* **The task**
Restate only the tail of the data below, starting at the line that contains "When applied to" and including the last line, word for word.
______________________________
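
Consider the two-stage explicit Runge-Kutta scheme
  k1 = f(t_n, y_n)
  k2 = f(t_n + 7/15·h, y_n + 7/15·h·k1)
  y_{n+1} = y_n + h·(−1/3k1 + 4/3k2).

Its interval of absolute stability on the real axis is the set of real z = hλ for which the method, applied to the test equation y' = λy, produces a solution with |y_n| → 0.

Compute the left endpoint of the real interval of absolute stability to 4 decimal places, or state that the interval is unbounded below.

With y'=λy (z=hλ):
  k1=λy_n ⇒ h·k1=z·y_n;  k2=λ(1+7/15z)y_n ⇒ h·k2=z(1+7/15z)y_n
  y_{n+1}/y_n = 1 − 1/3z + 4/3z(1+7/15z) = 1 + z + 28/45z²
  R(z) = 1 + z + 28/45z².

Solve |R(x)|<1 on ℝ⁻.
x=-0.48: |R|=0.6634
R=1: x+28/45x²=0 ⇒ x=−45/28=-1.6071; min R=1−1/(4·28/45)=0.5982>−1
Confirm numerically:
  x=-1.325: |R|=0.76739 <1
  x=-1.235: |R|=0.71403 <1
  x=-1.014: |R|=0.62577 <1
  x=-0.861: |R|=0.60027 <1
  x=-1.913: |R|=1.36407 >1
  x=-1.689: |R|=1.08603 >1
So |R|<1 on (-1.6071, 0).

left endpoint -1.6071.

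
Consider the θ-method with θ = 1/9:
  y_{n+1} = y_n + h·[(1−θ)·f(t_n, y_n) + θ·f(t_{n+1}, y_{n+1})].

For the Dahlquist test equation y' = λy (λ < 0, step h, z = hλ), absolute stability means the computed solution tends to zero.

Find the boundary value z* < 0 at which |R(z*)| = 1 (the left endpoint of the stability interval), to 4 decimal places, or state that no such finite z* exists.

On y'=λy, z=hλ:
  y_{n+1} = y_n + z·[8/9·y_n + 1/9·y_{n+1}] ⇒ (1 − 1/9z)y_{n+1} = (1 + 8/9z)y_n
  ⇒ R(z) = (1 + 8/9z)/(1 − 1/9z).

Boundary: |R(x)|=1, x<0.
x=-0.94: |R|=0.1489
R=−1: 1+8/9x = −1+1/9x ⇒ -7/9x=2 ⇒ x=2/(-7/9)=-2.5714
Confirm numerically:
  x=-1.693: |R|=0.42495 <1
  x=-1.306: |R|=0.14050 <1
  x=-1.268: |R|=0.11141 <1
  x=-1.066: |R|=0.04689 <1
  x=-3.164: |R|=1.34101 >1
  x=-2.835: |R|=1.15589 >1
  x=-2.832: |R|=1.15416 >1
Stable set (-2.5714, 0).

z* = -2.5714.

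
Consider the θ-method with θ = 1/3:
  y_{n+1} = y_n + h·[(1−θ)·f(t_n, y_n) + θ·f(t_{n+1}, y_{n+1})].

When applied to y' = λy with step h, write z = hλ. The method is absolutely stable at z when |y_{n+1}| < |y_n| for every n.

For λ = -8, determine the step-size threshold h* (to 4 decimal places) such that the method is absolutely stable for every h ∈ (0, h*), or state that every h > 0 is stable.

(-6.0000,0); λ=-8 ⇒ h* = (6)/8 = 0.7500.

Set f=λy, z=hλ:
  y_{n+1} = y_n + z·[2/3·y_n + 1/3·y_{n+1}] ⇒ (1 − 1/3z)y_{n+1} = (1 + 2/3z)y_n
  ⇒ R(z) = (1 + 2/3z)/(1 − 1/3z).

Need |R(x)|<1, x<0.
x=-0.55: |R|=0.5352
R=−1: 1+2/3x = −1+1/3x ⇒ -1/3x=2 ⇒ x=2/(-1/3)=-6.0000
Confirm numerically:
  x=-5.776: |R|=0.97448 <1
  x=-5.298: |R|=0.91540 <1
  x=-5.177: |R|=0.89935 <1
  x=-2.490: |R|=0.36066 <1
  x=-6.515: |R|=1.05413 >1
  x=-6.296: |R|=1.03184 >1
  x=-6.233: |R|=1.02524 >1
So |R|<1 on (-6.0000, 0).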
______________________________
* **Response below**
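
When applied to y' = λy with step h, write z = hλ. The method is absolutely stable at z when |y_{n+1}| < |y_n| for every n.

For λ = -8, determine the step-size threshold h* (to 4 decimal places) such that the method is absolutely stable for every h ∈ (0, h*), or state that every h > 0 is stable.

(-6.0000,0); λ=-8 ⇒ h* = (6)/8 = 0.7500.

Set f=λy, z=hλ:
  y_{n+1} = y_n + z·[2/3·y_n + 1/3·y_{n+1}] ⇒ (1 − 1/3z)y_{n+1} = (1 + 2/3z)y_n
  ⇒ R(z) = (1 + 2/3z)/(1 − 1/3z).

Need |R(x)|<1, x<0.
x=-0.55: |R|=0.5352
R=−1: 1+2/3x = −1+1/3x ⇒ -1/3x=2 ⇒ x=2/(-1/3)=-6.0000
Confirm numerically:
  x=-5.776: |R|=0.97448 <1
  x=-5.298: |R|=0.91540 <1
  x=-5.177: |R|=0.89935 <1
  x=-2.490: |R|=0.36066 <1
  x=-6.515: |R|=1.05413 >1
  x=-6.296: |R|=1.03184 >1
  x=-6.233: |R|=1.02524 >1
So |R|<1 on (-6.0000, 0).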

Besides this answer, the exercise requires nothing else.